▶ WHAT THE TASK ASKS
Would you work out how many lines below include the word "this"? Only that number is wanted.

[Entries taken from a collection]
--------------------------------

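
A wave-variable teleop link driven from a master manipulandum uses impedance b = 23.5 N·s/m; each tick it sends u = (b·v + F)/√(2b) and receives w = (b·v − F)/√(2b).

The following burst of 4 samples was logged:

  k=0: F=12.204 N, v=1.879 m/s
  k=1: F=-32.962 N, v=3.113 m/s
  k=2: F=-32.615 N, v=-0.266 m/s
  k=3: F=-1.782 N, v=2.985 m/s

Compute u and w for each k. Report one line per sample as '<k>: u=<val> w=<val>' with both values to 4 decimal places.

k=0: b·v=23.5×1.879=44.1565; √(2b)=6.8557; u=(44.1565+12.204)/6.8557=8.2210, w=(44.1565−12.204)/6.8557=4.6608
k=1: b·v=23.5×3.113=73.1555; √(2b)=6.8557; u=(73.1555+(-32.962))/6.8557=5.8628, w=(73.1555−(-32.962))/6.8557=15.4788
k=2: b·v=23.5×(-0.266)=-6.2510; √(2b)=6.8557; u=(-6.2510+(-32.615))/6.8557=-5.6692, w=(-6.2510−(-32.615))/6.8557=3.8456
k=3: b·v=23.5×2.985=70.1475; √(2b)=6.8557; u=(70.1475+(-1.782))/6.8557=9.9721, w=(70.1475−(-1.782))/6.8557=10.4920

0: u=8.2210 w=4.6608
1: u=5.8628 w=15.4788
2: u=-5.6692 w=3.8456
3: u=9.9721 w=10.4920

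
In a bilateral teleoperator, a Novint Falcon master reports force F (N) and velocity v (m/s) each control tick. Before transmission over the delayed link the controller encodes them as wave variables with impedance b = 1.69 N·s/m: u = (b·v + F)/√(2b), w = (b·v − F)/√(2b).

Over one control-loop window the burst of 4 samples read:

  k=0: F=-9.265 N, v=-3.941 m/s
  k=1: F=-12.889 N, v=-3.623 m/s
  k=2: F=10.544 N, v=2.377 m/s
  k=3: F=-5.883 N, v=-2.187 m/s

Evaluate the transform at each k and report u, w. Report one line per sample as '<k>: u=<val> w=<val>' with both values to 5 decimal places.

k=0: b·v=1.69×(-3.941)=-6.66029; √(2b)=1.83848; u=(-6.66029+(-9.265))/1.83848=-8.66222, w=(-6.66029−(-9.265))/1.83848=1.41678
k=1: b·v=1.69×(-3.623)=-6.12287; √(2b)=1.83848; u=(-6.12287+(-12.889))/1.83848=-10.34109, w=(-6.12287−(-12.889))/1.83848=3.68029
k=2: b·v=1.69×2.377=4.01713; √(2b)=1.83848; u=(4.01713+10.544)/1.83848=7.92021, w=(4.01713−10.544)/1.83848=-3.55015
k=3: b·v=1.69×(-2.187)=-3.69603; √(2b)=1.83848; u=(-3.69603+(-5.883))/1.83848=-5.21031, w=(-3.69603−(-5.883))/1.83848=1.18955

0: u=-8.66222 w=1.41678
1: u=-10.34109 w=3.68029
2: u=7.92021 w=-3.55015
3: u=-5.21031 w=1.18955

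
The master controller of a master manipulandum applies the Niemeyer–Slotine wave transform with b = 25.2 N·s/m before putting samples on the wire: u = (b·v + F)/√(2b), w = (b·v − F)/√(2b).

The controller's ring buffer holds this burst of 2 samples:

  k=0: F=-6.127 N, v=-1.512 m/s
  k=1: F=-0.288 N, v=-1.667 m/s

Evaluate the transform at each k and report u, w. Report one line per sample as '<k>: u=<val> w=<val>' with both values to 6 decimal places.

k=0: b·v=25.2×(-1.512)=-38.102400; √(2b)=7.099296; u=(-38.102400+(-6.127))/7.099296=-6.230111, w=(-38.102400−(-6.127))/7.099296=-4.504024
k=1: b·v=25.2×(-1.667)=-42.008400; √(2b)=7.099296; u=(-42.008400+(-0.288))/7.099296=-5.957830, w=(-42.008400−(-0.288))/7.099296=-5.876696

0: u=-6.230111 w=-4.504024
1: u=-5.957830 w=-5.876696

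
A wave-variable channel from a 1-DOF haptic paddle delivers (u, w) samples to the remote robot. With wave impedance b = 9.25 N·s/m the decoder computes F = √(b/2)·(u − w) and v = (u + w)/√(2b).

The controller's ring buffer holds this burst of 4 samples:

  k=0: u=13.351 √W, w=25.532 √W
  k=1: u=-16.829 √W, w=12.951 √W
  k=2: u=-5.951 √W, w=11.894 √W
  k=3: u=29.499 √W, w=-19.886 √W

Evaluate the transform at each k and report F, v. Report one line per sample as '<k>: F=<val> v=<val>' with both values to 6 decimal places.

0: F=-26.196231 v=9.040114
1: F=-64.044312 v=-0.901617
2: F=-38.377124 v=1.381719
3: F=106.206458 v=2.234977

k=0: u−w=-12.181000, u+w=38.883000; √(b/2)=2.150581, √(2b)=4.301163; F=2.150581×(-12.181)=-26.196231, v=38.883000/4.301163=9.040114
k=1: u−w=-29.780000, u+w=-3.878000; √(b/2)=2.150581, √(2b)=4.301163; F=2.150581×(-29.78)=-64.044312, v=-3.878000/4.301163=-0.901617
k=2: u−w=-17.845000, u+w=5.943000; √(b/2)=2.150581, √(2b)=4.301163; F=2.150581×(-17.845)=-38.377124, v=5.943000/4.301163=1.381719
k=3: u−w=49.385000, u+w=9.613000; √(b/2)=2.150581, √(2b)=4.301163; F=2.150581×49.385=106.206458, v=9.613000/4.301163=2.234977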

--------------------------------

▶ WRITTEN ANSWER
2